■ TASK GOAL
The required output is a number: how many lines of the data below include the string "Take".

*** RECORDED INFORMATION ***

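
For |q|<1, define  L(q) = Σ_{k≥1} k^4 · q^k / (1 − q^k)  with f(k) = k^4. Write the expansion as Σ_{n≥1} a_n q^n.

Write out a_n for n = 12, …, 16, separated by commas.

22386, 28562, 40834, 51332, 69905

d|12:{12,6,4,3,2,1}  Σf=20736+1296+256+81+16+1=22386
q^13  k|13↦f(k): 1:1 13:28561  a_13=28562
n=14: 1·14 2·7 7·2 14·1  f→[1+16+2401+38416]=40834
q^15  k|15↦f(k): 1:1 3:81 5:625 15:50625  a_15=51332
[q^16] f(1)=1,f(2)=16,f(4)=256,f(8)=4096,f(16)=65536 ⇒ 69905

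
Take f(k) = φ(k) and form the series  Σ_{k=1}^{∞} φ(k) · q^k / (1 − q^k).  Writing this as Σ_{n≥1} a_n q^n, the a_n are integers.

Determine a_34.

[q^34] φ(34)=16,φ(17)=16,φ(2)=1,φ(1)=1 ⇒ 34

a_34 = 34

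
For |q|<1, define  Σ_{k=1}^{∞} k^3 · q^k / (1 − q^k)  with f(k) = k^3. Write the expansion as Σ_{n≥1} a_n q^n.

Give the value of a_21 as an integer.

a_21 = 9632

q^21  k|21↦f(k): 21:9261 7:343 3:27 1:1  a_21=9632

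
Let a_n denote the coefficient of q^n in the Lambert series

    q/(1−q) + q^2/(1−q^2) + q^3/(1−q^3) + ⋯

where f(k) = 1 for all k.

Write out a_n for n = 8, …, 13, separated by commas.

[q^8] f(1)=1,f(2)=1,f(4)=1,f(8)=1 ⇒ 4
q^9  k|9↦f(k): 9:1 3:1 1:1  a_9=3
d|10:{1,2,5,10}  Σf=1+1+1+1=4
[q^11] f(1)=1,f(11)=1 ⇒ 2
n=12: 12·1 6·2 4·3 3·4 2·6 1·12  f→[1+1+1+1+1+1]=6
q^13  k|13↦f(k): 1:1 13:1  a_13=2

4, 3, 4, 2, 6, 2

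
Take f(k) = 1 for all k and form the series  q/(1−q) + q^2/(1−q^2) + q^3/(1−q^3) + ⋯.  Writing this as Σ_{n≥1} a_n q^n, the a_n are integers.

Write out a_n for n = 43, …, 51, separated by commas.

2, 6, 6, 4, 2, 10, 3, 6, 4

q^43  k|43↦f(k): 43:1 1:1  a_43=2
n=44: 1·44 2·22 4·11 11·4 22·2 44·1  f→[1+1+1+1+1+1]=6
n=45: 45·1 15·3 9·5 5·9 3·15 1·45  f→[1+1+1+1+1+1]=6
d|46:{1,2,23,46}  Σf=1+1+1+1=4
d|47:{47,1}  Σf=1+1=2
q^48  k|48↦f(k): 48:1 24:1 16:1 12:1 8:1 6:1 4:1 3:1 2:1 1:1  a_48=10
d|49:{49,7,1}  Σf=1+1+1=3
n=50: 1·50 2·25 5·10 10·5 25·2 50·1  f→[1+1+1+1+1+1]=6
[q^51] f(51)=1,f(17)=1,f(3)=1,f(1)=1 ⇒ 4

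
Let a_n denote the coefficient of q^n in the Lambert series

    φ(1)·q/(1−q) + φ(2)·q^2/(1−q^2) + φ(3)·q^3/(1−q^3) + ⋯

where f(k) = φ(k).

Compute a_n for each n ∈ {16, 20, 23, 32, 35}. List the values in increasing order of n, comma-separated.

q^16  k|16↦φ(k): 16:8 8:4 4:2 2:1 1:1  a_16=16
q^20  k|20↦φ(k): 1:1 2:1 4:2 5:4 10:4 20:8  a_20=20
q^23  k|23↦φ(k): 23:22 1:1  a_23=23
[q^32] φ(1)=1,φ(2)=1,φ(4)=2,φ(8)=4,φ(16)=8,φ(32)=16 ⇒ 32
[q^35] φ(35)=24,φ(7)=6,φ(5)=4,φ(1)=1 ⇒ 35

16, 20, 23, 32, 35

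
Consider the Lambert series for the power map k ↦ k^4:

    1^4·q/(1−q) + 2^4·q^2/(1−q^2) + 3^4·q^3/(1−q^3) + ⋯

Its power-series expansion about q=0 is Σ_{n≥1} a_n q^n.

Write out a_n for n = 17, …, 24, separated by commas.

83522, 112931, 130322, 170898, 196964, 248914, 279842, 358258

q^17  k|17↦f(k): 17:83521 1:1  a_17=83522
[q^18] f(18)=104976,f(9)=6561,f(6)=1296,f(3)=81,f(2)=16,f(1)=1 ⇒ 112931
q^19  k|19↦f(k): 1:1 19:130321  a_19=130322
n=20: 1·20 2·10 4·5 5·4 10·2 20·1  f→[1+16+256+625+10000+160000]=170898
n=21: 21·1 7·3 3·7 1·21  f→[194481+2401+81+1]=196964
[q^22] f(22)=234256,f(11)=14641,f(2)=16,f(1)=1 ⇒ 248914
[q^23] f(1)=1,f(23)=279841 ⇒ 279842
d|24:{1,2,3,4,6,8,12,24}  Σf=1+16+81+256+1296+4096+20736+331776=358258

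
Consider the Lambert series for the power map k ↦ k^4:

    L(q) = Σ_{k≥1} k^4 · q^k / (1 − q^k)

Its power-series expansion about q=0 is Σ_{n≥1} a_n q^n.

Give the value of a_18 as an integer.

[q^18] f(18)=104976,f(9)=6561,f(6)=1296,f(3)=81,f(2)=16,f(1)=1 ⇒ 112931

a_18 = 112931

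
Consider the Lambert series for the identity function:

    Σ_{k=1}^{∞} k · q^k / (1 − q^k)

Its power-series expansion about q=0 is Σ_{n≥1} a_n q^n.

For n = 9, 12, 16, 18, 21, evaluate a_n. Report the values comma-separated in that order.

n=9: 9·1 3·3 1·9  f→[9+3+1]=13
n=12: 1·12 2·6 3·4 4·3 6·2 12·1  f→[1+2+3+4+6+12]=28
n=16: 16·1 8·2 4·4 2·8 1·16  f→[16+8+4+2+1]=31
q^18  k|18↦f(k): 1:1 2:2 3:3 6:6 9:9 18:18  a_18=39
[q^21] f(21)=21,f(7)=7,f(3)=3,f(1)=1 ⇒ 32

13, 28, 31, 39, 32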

***

■ RESPONSE BOX
2